→ **Problem requirements**:
All records that follow are to be output exactly.

→ **Records from a collection**:

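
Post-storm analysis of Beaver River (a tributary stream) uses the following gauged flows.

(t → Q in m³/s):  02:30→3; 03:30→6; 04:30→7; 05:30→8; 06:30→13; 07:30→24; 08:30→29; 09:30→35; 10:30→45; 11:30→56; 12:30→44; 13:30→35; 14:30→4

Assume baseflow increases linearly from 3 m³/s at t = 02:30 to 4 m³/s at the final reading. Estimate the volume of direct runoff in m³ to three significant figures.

Direct-runoff ordinates (Q − Q_b): 0.00, 2.92, 3.83, 4.75, 9.67, 20.58, 25.50, 31.42, 41.33, 52.25, 40.17, 31.08, 0.00 m³/s.
ΣQ_DR = 263.5 m³/s.
With Δt = 1 h = 3600 s, V = ΣQ_DR · Δt = 263.5 × 3600 = 9.49 × 10^5 m³.

V ≈ 9.49 × 10^5 m³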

→ **Solution for this task**:
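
Post-storm analysis of Beaver River (a tributary stream) uses the following gauged flows.

(t → Q in m³/s):  02:30→3; 03:30→6; 04:30→7; 05:30→8; 06:30→13; 07:30→24; 08:30→29; 09:30→35; 10:30→45; 11:30→56; 12:30→44; 13:30→35; 14:30→4

Assume baseflow increases linearly from 3 m³/s at t = 02:30 to 4 m³/s at the final reading. Estimate the volume of direct runoff in m³ to three significant figures.

Direct-runoff ordinates (Q − Q_b): 0.00, 2.92, 3.83, 4.75, 9.67, 20.58, 25.50, 31.42, 41.33, 52.25, 40.17, 31.08, 0.00 m³/s.
ΣQ_DR = 263.5 m³/s.
With Δt = 1 h = 3600 s, V = ΣQ_DR · Δt = 263.5 × 3600 = 9.49 × 10^5 m³.

V ≈ 9.49 × 10^5 m³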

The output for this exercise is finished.